▸ **HOW TO COMPLETE THIS TASK**
Only an exact, line-for-line copy of the data will serve as the answer.

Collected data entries

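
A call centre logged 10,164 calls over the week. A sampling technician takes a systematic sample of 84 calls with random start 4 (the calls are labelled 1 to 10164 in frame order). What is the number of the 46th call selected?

5449

k = 10164/84 = 121
46th selection = r + (46−1)·k = 4 + 45×121 = 4 + 5445 = 5449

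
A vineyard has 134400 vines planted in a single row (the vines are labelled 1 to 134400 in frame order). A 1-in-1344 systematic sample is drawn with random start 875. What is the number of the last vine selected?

k = 1344
100th selection = r + (100−1)·k = 875 + 99×1344 = 875 + 133056 = 133931

133931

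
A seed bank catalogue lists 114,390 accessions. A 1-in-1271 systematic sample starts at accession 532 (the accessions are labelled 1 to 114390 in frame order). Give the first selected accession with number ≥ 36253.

k = 1271
Steps past start: ⌈(36253 − 532)/1271⌉ = ⌈35721/1271⌉ = 29
Selected accession: 532 + 29×1271 = 37391

37391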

▸ **COMPLETED EXERCISE**
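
A call centre logged 10,164 calls over the week. A sampling technician takes a systematic sample of 84 calls with random start 4 (the calls are labelled 1 to 10164 in frame order). What is the number of the 46th call selected?

5449

k = 10164/84 = 121
46th selection = r + (46−1)·k = 4 + 45×121 = 4 + 5445 = 5449

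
A vineyard has 134400 vines planted in a single row (the vines are labelled 1 to 134400 in frame order). A 1-in-1344 systematic sample is drawn with random start 875. What is the number of the last vine selected?

k = 1344
100th selection = r + (100−1)·k = 875 + 99×1344 = 875 + 133056 = 133931

133931

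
A seed bank catalogue lists 114,390 accessions. A 1-in-1271 systematic sample starts at accession 532 (the accessions are labelled 1 to 114390 in frame order). Give the first selected accession with number ≥ 36253.

k = 1271
Steps past start: ⌈(36253 − 532)/1271⌉ = ⌈35721/1271⌉ = 29
Selected accession: 532 + 29×1271 = 37391

37391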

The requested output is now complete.